▶ [WHAT TO PRODUCE]:
Where in the listing does the string "takes" appear? Copy every line that holds it.

▶ [RECORD EXTRACTS]:
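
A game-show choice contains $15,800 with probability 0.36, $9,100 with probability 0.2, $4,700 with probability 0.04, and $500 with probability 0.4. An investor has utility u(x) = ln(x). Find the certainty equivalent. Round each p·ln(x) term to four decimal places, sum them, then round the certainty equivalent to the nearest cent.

E[u] = 0.36·ln(15800) + 0.2·ln(9100) + 0.04·ln(4700) + 0.4·ln(500) = 3.4804 + 1.8232 + 0.3382 + 2.4858 = 8.1276
CE = e^8.1276 ≈ 3386.66

$3,386.66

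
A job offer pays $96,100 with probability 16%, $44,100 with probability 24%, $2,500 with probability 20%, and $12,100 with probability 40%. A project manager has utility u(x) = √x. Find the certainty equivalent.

E[u] = 0.16·√96100 + 0.24·√44100 + 0.2·√2500 + 0.4·√12100 = 0.16·310 + 0.24·210 + 0.2·50 + 0.4·110 = 154
CE = (154)² = 23716

$23,716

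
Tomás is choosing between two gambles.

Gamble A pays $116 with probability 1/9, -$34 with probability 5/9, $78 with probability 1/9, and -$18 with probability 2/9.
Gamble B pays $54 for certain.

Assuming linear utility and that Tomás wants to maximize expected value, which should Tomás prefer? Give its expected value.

Gamble A = 1/9 × 116 + 5/9 × (-34) + 1/9 × 78 + 2/9 × (-18) = 12.8889 − 18.8889 + 8.6667 − 4 = -1.3333
Gamble B: 54 (certain)

Gamble B ($54)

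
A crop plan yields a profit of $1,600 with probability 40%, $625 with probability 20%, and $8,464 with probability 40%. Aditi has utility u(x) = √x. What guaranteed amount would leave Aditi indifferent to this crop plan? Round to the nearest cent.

E[u] = 0.4·√1600 + 0.2·√625 + 0.4·√8464 = 0.4·40 + 0.2·25 + 0.4·92 = 57.8
CE = (57.8)² = 3340.84

$3,340.84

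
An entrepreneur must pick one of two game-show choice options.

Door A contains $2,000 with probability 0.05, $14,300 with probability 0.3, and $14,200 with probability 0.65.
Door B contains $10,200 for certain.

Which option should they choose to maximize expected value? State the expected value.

Door A = 0.05 × 2000 + 0.3 × 14300 + 0.65 × 14200 = 100 + 4290 + 9230 = 13620
Door B: 10200 (certain)

Door A ($13,620)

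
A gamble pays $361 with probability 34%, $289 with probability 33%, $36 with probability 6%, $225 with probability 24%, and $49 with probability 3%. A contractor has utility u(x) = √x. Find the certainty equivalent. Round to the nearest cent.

$263.74

E[u] = 0.34·√361 + 0.33·√289 + 0.06·√36 + 0.24·√225 + 0.03·√49 = 0.34·19 + 0.33·17 + 0.06·6 + 0.24·15 + 0.03·7 = 16.24
CE = (16.24)² = 263.7376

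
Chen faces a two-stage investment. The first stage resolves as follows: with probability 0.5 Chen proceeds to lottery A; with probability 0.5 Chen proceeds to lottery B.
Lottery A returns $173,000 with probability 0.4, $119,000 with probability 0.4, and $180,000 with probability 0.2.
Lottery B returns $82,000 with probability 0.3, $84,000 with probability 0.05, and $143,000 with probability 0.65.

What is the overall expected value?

EV(A) = 0.4 × 173000 + 0.4 × 119000 + 0.2 × 180000 = 69200 + 47600 + 36000 = 152800
EV(B) = 0.3 × 82000 + 0.05 × 84000 + 0.65 × 143000 = 24600 + 4200 + 92950 = 121750
Overall = 0.5 × 152800 + 0.5 × 121750 = 76400 + 60875 = 137275

$137,275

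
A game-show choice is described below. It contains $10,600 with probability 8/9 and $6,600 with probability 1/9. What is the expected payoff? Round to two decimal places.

EV = 8/9 × 10600 + 1/9 × 6600 = 9422.2222 + 733.3333 = 10155.5556

$10,155.56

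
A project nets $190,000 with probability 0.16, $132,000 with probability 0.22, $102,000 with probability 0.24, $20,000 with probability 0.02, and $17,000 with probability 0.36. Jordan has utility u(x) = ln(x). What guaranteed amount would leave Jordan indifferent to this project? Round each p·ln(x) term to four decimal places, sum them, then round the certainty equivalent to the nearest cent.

E[u] = 0.16·ln(190000) + 0.22·ln(132000) + 0.24·ln(102000) + 0.02·ln(20000) + 0.36·ln(17000) = 1.9448 + 2.5939 + 2.7679 + 0.1981 + 3.5067 = 11.0114
CE = e^11.0114 ≈ 60560.61

$60,560.61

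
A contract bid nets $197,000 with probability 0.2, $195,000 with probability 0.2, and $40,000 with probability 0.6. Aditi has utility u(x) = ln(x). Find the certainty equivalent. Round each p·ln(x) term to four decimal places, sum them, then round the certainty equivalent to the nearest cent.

$75,538.67

E[u] = 0.2·ln(197000) + 0.2·ln(195000) + 0.6·ln(40000) = 2.4382 + 2.4362 + 6.3580 = 11.2324
CE = e^11.2324 ≈ 75538.67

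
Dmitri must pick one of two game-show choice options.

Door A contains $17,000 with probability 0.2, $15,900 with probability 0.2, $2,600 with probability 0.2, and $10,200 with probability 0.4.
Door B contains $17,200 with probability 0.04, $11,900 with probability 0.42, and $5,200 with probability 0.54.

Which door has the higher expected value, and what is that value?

Door A = 0.2 × 17000 + 0.2 × 15900 + 0.2 × 2600 + 0.4 × 10200 = 3400 + 3180 + 520 + 4080 = 11180
Door B = 0.04 × 17200 + 0.42 × 11900 + 0.54 × 5200 = 688 + 4998 + 2808 = 8494

Door A ($11,180)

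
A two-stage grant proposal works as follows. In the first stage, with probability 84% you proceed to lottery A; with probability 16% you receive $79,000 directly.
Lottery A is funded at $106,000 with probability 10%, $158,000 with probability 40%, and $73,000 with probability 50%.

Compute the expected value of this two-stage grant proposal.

$105,292

EV(A) = 0.1 × 106000 + 0.4 × 158000 + 0.5 × 73000 = 10600 + 63200 + 36500 = 110300
Branch B: 79000 (certain)
Overall = 0.84 × 110300 + 0.16 × 79000 = 92652 + 12640 = 105292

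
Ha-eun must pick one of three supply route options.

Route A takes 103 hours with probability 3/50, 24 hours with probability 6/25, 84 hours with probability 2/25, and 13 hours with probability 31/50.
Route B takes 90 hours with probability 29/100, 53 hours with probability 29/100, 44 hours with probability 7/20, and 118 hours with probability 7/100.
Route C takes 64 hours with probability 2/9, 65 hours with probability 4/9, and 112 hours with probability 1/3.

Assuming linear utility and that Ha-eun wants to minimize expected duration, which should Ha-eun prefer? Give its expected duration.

Route A (26.72 hours)

Route A = 3/50 × 103 + 6/25 × 24 + 2/25 × 84 + 31/50 × 13 = 6.18 + 5.76 + 6.72 + 8.06 = 26.72
Route B = 29/100 × 90 + 29/100 × 53 + 7/20 × 44 + 7/100 × 118 = 26.1 + 15.37 + 15.4 + 8.26 = 65.13
Route C = 2/9 × 64 + 4/9 × 65 + 1/3 × 112 = 14.2222 + 28.8889 + 37.3333 = 80.4444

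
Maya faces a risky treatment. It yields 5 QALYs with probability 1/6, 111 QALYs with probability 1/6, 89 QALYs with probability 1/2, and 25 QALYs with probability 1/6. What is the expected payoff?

68 QALYs

EV = 1/6 × 5 + 1/6 × 111 + 1/2 × 89 + 1/6 × 25 = 0.8333 + 18.5 + 44.5 + 4.1667 = 68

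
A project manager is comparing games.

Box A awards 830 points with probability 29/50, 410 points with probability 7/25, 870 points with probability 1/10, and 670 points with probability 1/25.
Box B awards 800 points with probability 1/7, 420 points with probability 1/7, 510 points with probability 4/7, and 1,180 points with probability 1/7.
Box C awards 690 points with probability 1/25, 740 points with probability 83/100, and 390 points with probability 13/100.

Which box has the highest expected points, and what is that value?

Box A = 29/50 × 830 + 7/25 × 410 + 1/10 × 870 + 1/25 × 670 = 481.4 + 114.8 + 87 + 26.8 = 710
Box B = 1/7 × 800 + 1/7 × 420 + 4/7 × 510 + 1/7 × 1180 = 114.2857 + 60 + 291.4286 + 168.5714 = 634.2857
Box C = 1/25 × 690 + 83/100 × 740 + 13/100 × 390 = 27.6 + 614.2 + 50.7 = 692.5

Box A (710 points)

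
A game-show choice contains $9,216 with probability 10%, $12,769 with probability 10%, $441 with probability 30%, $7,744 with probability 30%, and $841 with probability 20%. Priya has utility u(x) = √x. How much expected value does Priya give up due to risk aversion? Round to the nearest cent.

$1,293.84

E[u] = 0.1·√9216 + 0.1·√12769 + 0.3·√441 + 0.3·√7744 + 0.2·√841 = 0.1·96 + 0.1·113 + 0.3·21 + 0.3·88 + 0.2·29 = 59.4
CE = (59.4)² = 3528.36
Risk premium = EV − CE = 4822.2 − 3528.36 = 1293.84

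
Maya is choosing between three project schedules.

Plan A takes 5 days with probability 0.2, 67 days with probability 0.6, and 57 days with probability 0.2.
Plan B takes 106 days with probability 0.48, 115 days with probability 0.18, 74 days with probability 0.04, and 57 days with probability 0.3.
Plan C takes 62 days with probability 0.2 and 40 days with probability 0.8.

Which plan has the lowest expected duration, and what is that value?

Plan C (44.4 days)

Plan A = 0.2 × 5 + 0.6 × 67 + 0.2 × 57 = 1 + 40.2 + 11.4 = 52.6
Plan B = 0.48 × 106 + 0.18 × 115 + 0.04 × 74 + 0.3 × 57 = 50.88 + 20.7 + 2.96 + 17.1 = 91.64
Plan C = 0.2 × 62 + 0.8 × 40 = 12.4 + 32 = 44.4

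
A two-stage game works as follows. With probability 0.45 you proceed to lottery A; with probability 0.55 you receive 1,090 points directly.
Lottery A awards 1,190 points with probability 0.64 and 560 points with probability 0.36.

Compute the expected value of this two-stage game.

1032.94 points

EV(A) = 0.64 × 1190 + 0.36 × 560 = 761.6 + 201.6 = 963.2
Branch B: 1090 (certain)
Overall = 0.45 × 963.2 + 0.55 × 1090 = 433.44 + 599.5 = 1032.94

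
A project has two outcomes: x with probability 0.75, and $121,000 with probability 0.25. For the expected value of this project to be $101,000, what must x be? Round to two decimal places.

0.75·x + 0.25·121000 = 101000
0.75·x = 101000 − 30250 = 70750
x = 70750 / 0.75 = 94333.3333

x = $94,333.33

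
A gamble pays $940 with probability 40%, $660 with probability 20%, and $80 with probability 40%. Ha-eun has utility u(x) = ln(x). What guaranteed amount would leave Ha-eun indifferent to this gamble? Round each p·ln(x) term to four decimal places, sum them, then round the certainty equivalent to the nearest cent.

E[u] = 0.4·ln(940) + 0.2·ln(660) + 0.4·ln(80) = 2.7384 + 1.2984 + 1.7528 = 5.7896
CE = e^5.7896 ≈ 326.88

$326.88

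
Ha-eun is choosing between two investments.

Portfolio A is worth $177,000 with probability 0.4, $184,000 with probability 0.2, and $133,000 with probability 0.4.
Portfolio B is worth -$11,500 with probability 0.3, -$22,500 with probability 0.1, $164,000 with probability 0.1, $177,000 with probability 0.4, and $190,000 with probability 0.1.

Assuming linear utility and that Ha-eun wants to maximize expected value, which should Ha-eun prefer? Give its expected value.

Portfolio A = 0.4 × 177000 + 0.2 × 184000 + 0.4 × 133000 = 70800 + 36800 + 53200 = 160800
Portfolio B = 0.3 × (-11500) + 0.1 × (-22500) + 0.1 × 164000 + 0.4 × 177000 + 0.1 × 190000 = -3450 − 2250 + 16400 + 70800 + 19000 = 100500

Portfolio A ($160,800)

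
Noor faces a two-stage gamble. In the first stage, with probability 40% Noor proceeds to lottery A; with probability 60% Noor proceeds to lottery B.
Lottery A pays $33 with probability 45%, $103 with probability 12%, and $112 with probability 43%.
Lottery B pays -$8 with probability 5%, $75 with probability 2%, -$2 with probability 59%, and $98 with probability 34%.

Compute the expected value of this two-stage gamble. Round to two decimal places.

EV(A) = 0.45 × 33 + 0.12 × 103 + 0.43 × 112 = 14.85 + 12.36 + 48.16 = 75.37
EV(B) = 0.05 × (-8) + 0.02 × 75 + 0.59 × (-2) + 0.34 × 98 = -0.4 + 1.5 − 1.18 + 33.32 = 33.24
Overall = 0.4 × 75.37 + 0.6 × 33.24 = 30.148 + 19.944 = 50.092

$50.09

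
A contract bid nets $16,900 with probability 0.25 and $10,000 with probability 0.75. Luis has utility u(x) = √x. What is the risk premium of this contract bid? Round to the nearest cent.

$168.75

E[u] = 0.25·√16900 + 0.75·√10000 = 0.25·130 + 0.75·100 = 107.5
CE = (107.5)² = 11556.25
Risk premium = EV − CE = 11725 − 11556.25 = 168.75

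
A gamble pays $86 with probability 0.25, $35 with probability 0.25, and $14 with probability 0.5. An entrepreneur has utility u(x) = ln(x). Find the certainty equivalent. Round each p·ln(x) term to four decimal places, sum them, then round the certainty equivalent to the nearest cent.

$27.71

E[u] = 0.25·ln(86) + 0.25·ln(35) + 0.5·ln(14) = 1.1136 + 0.8888 + 1.3195 = 3.3219
CE = e^3.3219 ≈ 27.71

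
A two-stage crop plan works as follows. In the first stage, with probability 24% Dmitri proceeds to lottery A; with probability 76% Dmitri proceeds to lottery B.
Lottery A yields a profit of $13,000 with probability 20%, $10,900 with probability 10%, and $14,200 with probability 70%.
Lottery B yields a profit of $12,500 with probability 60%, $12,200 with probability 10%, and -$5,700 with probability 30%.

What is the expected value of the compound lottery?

EV(A) = 0.2 × 13000 + 0.1 × 10900 + 0.7 × 14200 = 2600 + 1090 + 9940 = 13630
EV(B) = 0.6 × 12500 + 0.1 × 12200 + 0.3 × (-5700) = 7500 + 1220 − 1710 = 7010
Overall = 0.24 × 13630 + 0.76 × 7010 = 3271.2 + 5327.6 = 8598.8

$8,598.80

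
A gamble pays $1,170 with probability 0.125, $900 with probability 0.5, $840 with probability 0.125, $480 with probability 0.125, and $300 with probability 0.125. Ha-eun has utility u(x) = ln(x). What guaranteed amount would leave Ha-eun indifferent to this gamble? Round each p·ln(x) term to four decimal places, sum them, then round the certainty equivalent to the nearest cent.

E[u] = 0.125·ln(1170) + 0.5·ln(900) + 0.125·ln(840) + 0.125·ln(480) + 0.125·ln(300) = 0.8831 + 3.4012 + 0.8417 + 0.7717 + 0.7130 = 6.6107
CE = e^6.6107 ≈ 743.00

$743.00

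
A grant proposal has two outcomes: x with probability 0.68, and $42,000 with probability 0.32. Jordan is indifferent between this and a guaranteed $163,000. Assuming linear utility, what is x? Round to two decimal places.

0.68·x + 0.32·42000 = 163000
0.68·x = 163000 − 13440 = 149560
x = 149560 / 0.68 = 219941.1765

x = $219,941.18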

▶ [RESULT OF THIS EXERCISE]:
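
Route A takes 103 hours with probability 3/50, 24 hours with probability 6/25, 84 hours with probability 2/25, and 13 hours with probability 31/50.
Route B takes 90 hours with probability 29/100, 53 hours with probability 29/100, 44 hours with probability 7/20, and 118 hours with probability 7/100.
Route C takes 64 hours with probability 2/9, 65 hours with probability 4/9, and 112 hours with probability 1/3.
Plan A takes 5 days with probability 0.2, 67 days with probability 0.6, and 57 days with probability 0.2.
Plan B takes 106 days with probability 0.48, 115 days with probability 0.18, 74 days with probability 0.04, and 57 days with probability 0.3.
Plan C takes 62 days with probability 0.2 and 40 days with probability 0.8.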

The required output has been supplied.